# TASK STATEMENT:
Once the line with "A film shoot" is found in the entries below, repeat it and each following line exactly, up to and including the line with "6 | 12 | 18 |". Add no other lines.

(Stored data)
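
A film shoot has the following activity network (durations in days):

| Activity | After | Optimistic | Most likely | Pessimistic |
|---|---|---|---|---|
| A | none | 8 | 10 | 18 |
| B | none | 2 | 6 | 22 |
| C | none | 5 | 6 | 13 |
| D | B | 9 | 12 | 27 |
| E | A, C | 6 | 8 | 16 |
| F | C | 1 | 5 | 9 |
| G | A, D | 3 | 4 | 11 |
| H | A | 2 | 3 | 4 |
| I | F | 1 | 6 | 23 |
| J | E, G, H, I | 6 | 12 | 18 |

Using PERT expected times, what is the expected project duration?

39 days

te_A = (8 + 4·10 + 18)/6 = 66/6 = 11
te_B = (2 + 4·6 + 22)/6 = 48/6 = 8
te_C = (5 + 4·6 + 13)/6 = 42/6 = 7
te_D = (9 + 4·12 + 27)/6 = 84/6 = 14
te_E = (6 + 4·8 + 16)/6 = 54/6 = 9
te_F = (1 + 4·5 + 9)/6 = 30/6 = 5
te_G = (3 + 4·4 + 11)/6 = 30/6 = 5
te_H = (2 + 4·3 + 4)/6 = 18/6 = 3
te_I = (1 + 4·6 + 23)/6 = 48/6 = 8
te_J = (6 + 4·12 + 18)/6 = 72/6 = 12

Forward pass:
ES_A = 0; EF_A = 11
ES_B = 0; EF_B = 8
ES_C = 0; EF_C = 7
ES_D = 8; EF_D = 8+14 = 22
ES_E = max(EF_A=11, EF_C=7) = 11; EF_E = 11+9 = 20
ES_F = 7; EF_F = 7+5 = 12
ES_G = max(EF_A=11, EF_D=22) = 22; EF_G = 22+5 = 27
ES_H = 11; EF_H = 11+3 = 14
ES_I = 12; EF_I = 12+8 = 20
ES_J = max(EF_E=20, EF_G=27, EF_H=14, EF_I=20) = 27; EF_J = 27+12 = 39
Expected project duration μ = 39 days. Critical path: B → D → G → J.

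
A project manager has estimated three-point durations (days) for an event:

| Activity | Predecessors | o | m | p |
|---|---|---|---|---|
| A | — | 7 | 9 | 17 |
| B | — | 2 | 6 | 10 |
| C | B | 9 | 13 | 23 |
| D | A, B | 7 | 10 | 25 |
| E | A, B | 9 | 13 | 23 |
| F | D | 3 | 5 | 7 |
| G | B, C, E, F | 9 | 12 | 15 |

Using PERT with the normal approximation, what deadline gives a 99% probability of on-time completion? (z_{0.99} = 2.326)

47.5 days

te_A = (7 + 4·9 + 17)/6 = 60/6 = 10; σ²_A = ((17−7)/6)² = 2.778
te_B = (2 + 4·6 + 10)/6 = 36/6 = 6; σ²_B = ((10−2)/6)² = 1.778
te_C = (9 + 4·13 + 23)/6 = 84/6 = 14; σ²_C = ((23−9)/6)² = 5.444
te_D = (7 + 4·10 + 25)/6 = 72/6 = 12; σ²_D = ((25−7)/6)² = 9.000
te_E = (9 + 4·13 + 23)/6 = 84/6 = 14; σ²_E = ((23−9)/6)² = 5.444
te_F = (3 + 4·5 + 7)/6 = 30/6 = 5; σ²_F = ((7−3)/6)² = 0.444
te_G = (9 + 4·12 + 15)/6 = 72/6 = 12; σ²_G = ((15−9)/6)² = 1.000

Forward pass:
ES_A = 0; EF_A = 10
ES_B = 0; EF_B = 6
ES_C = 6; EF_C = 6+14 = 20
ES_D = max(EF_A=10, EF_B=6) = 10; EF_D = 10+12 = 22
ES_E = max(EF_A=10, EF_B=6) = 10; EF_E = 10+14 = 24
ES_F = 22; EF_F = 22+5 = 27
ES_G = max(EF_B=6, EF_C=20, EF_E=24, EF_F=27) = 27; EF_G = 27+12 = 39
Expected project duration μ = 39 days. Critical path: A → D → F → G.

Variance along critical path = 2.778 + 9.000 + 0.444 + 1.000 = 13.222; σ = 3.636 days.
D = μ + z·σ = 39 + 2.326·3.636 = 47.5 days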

---

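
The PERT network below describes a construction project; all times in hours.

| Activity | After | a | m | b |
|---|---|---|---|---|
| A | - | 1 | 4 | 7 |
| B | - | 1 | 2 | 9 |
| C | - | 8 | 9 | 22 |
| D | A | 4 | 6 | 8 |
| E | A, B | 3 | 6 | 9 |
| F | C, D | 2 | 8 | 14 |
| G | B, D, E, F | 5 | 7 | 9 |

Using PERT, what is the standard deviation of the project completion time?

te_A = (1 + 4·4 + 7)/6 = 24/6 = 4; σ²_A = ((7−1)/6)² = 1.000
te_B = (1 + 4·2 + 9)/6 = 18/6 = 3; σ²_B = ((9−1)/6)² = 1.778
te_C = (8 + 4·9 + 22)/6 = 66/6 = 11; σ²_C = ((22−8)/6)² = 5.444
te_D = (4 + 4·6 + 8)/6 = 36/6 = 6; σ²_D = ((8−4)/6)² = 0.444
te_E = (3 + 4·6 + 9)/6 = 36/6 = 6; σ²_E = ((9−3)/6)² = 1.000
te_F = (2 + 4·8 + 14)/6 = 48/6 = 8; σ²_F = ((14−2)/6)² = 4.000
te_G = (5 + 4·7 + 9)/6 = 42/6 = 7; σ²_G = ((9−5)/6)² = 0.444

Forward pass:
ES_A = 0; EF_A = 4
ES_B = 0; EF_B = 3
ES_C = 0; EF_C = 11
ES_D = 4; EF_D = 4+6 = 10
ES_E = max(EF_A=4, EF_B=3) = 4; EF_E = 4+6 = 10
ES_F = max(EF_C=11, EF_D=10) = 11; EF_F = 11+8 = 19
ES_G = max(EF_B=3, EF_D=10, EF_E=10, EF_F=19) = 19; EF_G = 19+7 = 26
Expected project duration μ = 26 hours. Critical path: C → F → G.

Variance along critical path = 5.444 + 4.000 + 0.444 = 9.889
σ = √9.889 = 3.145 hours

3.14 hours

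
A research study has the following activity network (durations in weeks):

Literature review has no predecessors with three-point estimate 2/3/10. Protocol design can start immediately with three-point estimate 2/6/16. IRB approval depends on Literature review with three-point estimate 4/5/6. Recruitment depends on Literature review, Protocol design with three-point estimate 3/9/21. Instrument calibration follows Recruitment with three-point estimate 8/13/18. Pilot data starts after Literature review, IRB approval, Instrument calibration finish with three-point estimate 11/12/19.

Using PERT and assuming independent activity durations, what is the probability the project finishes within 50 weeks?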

# EXPECTED ANSWER:
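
A film shoot has the following activity network (durations in days):

| Activity | After | Optimistic | Most likely | Pessimistic |
|---|---|---|---|---|
| A | none | 8 | 10 | 18 |
| B | none | 2 | 6 | 22 |
| C | none | 5 | 6 | 13 |
| D | B | 9 | 12 | 27 |
| E | A, C | 6 | 8 | 16 |
| F | C | 1 | 5 | 9 |
| G | A, D | 3 | 4 | 11 |
| H | A | 2 | 3 | 4 |
| I | F | 1 | 6 | 23 |
| J | E, G, H, I | 6 | 12 | 18 |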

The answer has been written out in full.